• What to produce: Set down the listing again, word for word.

───

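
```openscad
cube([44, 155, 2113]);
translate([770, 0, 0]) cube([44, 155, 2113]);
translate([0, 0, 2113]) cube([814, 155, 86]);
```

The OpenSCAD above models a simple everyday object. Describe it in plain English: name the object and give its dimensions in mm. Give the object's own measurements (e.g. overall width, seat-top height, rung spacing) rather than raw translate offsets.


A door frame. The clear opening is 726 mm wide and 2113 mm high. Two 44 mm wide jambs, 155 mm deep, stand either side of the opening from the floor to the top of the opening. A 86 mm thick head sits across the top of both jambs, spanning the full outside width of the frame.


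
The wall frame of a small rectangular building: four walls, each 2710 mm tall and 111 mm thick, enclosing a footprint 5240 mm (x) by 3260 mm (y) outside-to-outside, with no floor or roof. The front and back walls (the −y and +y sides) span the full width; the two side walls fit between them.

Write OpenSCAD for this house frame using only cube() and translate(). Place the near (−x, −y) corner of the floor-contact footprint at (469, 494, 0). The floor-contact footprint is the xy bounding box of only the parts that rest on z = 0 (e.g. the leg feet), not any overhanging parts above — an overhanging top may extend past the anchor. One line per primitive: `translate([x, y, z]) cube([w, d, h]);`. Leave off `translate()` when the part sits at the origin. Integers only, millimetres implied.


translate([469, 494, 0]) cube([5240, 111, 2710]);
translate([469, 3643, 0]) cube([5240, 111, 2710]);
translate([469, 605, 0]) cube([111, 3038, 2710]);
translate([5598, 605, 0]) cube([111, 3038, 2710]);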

───

• Answer area:
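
```openscad
cube([44, 155, 2113]);
translate([770, 0, 0]) cube([44, 155, 2113]);
translate([0, 0, 2113]) cube([814, 155, 86]);
```

The OpenSCAD above models a simple everyday object. Describe it in plain English: name the object and give its dimensions in mm. Give the object's own measurements (e.g. overall width, seat-top height, rung spacing) rather than raw translate offsets.


A door frame. The clear opening is 726 mm wide and 2113 mm high. Two 44 mm wide jambs, 155 mm deep, stand either side of the opening from the floor to the top of the opening. A 86 mm thick head sits across the top of both jambs, spanning the full outside width of the frame.


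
The wall frame of a small rectangular building: four walls, each 2710 mm tall and 111 mm thick, enclosing a footprint 5240 mm (x) by 3260 mm (y) outside-to-outside, with no floor or roof. The front and back walls (the −y and +y sides) span the full width; the two side walls fit between them.

Write OpenSCAD for this house frame using only cube() and translate(). Place the near (−x, −y) corner of the floor-contact footprint at (469, 494, 0). The floor-contact footprint is the xy bounding box of only the parts that rest on z = 0 (e.g. the leg feet), not any overhanging parts above — an overhanging top may extend past the anchor. One line per primitive: `translate([x, y, z]) cube([w, d, h]);`. Leave off `translate()` when the part sits at the origin. Integers only, millimetres implied.


translate([469, 494, 0]) cube([5240, 111, 2710]);
translate([469, 3643, 0]) cube([5240, 111, 2710]);
translate([469, 605, 0]) cube([111, 3038, 2710]);
translate([5598, 605, 0]) cube([111, 3038, 2710]);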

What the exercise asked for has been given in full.